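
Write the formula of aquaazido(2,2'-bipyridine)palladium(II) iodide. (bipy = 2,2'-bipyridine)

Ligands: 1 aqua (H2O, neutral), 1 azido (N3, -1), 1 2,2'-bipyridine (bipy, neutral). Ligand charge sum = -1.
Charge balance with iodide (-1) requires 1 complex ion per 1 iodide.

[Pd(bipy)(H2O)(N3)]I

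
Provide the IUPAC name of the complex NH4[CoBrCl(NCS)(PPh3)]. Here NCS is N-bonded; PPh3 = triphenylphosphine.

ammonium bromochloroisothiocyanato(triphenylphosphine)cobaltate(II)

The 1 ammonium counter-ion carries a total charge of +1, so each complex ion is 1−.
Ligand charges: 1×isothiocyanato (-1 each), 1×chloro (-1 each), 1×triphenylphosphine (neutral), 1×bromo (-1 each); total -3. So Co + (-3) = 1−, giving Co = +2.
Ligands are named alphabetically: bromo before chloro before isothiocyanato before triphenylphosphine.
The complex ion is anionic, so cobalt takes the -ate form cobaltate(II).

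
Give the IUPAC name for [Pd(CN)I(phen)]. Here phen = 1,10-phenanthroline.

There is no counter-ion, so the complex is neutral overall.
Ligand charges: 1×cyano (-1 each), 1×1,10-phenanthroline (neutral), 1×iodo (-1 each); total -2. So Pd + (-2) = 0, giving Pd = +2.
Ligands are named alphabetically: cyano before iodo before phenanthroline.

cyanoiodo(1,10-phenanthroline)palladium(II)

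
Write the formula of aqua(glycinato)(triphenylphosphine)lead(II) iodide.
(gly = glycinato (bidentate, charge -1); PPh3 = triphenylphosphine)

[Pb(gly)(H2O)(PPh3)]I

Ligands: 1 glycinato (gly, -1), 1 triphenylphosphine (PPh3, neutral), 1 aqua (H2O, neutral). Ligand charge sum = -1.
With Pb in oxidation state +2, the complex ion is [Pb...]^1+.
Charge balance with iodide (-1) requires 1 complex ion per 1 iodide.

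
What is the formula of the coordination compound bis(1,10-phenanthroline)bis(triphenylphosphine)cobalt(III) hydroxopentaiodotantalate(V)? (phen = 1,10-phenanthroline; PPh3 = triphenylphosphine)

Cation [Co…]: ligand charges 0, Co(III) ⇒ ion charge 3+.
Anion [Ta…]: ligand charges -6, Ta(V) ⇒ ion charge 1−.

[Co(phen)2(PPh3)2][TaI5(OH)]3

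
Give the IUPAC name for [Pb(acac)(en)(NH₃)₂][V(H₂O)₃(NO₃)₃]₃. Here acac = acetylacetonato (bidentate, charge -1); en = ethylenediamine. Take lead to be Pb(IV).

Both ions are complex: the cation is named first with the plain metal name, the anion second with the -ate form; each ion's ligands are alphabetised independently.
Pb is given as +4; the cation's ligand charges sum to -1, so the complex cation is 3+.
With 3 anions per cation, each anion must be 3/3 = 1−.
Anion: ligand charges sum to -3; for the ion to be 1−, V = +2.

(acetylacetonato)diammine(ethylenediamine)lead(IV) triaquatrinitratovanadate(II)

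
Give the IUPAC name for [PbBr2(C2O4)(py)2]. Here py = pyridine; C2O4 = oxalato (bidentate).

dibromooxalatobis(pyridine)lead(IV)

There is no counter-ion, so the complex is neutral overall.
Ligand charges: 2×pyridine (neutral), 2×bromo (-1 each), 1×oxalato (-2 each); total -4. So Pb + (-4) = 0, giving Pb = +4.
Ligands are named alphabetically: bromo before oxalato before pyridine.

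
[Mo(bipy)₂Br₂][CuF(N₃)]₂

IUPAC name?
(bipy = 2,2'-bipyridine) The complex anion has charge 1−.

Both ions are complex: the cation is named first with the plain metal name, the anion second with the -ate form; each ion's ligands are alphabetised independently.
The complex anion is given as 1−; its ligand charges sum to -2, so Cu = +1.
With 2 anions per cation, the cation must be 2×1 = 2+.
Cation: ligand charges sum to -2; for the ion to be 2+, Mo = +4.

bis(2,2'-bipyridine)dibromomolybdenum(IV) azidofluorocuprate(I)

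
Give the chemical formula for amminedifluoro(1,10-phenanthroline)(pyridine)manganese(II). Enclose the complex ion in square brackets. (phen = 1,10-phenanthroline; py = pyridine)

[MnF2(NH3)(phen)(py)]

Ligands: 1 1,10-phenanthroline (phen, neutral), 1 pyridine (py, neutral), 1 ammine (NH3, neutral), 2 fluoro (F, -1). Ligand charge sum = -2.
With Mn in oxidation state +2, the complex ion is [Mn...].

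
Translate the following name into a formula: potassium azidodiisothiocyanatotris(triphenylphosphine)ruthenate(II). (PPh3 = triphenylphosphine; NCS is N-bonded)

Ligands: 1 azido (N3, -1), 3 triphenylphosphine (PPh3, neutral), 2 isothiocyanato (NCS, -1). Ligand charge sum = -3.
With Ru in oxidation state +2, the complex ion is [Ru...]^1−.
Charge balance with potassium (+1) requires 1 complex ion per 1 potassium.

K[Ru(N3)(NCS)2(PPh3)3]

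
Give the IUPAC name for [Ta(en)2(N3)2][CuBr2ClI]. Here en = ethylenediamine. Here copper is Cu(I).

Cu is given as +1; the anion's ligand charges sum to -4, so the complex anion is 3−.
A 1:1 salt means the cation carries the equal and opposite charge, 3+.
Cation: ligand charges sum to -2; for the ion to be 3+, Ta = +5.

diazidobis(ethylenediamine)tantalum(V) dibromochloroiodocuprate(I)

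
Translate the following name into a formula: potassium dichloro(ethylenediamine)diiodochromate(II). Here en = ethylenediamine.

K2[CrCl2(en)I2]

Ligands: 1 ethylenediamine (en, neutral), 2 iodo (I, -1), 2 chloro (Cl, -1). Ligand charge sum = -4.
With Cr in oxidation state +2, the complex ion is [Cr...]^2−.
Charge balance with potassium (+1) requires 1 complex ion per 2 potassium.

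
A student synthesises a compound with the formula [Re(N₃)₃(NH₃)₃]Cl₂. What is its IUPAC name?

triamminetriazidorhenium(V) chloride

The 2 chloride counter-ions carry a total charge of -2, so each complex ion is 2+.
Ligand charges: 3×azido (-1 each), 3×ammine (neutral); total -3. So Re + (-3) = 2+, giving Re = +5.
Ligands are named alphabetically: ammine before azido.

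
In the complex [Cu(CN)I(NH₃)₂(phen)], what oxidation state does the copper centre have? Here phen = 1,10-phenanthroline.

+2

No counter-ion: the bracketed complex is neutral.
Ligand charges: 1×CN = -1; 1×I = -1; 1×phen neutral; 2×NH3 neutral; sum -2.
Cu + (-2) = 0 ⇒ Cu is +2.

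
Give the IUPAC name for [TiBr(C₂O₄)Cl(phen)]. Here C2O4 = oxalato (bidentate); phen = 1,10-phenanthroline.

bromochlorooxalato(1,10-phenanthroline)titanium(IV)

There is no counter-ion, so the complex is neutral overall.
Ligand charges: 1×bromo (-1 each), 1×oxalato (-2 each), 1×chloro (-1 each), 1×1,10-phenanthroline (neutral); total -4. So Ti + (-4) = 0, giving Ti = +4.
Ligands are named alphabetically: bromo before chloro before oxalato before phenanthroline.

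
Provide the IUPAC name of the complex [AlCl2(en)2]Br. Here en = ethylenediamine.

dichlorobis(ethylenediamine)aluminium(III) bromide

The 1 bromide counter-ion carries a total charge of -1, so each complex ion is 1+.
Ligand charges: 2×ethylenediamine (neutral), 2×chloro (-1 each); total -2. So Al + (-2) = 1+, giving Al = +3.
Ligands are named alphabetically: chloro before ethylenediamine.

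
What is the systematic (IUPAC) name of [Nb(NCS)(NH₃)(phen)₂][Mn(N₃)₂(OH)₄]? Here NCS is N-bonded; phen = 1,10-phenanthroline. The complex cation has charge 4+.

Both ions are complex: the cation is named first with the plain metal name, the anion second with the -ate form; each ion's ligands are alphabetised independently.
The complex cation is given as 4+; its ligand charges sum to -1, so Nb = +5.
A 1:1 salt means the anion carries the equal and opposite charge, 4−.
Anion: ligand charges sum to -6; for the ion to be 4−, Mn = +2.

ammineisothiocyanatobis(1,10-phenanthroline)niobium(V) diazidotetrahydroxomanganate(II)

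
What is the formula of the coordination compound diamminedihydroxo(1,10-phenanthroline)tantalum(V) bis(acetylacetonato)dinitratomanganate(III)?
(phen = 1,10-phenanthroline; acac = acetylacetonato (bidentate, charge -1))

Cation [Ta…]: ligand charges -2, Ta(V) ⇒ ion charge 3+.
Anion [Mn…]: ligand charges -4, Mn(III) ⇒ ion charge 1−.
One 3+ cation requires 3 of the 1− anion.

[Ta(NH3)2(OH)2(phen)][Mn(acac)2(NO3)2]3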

## What you will do
Starting from the line with "What is the systematic" and ending with the final line of the data, quote every line exactly, both ends included.

## Exercise solution
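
What is the systematic (IUPAC) name of [Nb(NCS)(NH₃)(phen)₂][Mn(N₃)₂(OH)₄]? Here NCS is N-bonded; phen = 1,10-phenanthroline. The complex cation has charge 4+.

Both ions are complex: the cation is named first with the plain metal name, the anion second with the -ate form; each ion's ligands are alphabetised independently.
The complex cation is given as 4+; its ligand charges sum to -1, so Nb = +5.
A 1:1 salt means the anion carries the equal and opposite charge, 4−.
Anion: ligand charges sum to -6; for the ion to be 4−, Mn = +2.

ammineisothiocyanatobis(1,10-phenanthroline)niobium(V) diazidotetrahydroxomanganate(II)

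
What is the formula of the coordination compound diamminedihydroxo(1,10-phenanthroline)tantalum(V) bis(acetylacetonato)dinitratomanganate(III)?
(phen = 1,10-phenanthroline; acac = acetylacetonato (bidentate, charge -1))

Cation [Ta…]: ligand charges -2, Ta(V) ⇒ ion charge 3+.
Anion [Mn…]: ligand charges -4, Mn(III) ⇒ ion charge 1−.
One 3+ cation requires 3 of the 1− anion.

[Ta(NH3)2(OH)2(phen)][Mn(acac)2(NO3)2]3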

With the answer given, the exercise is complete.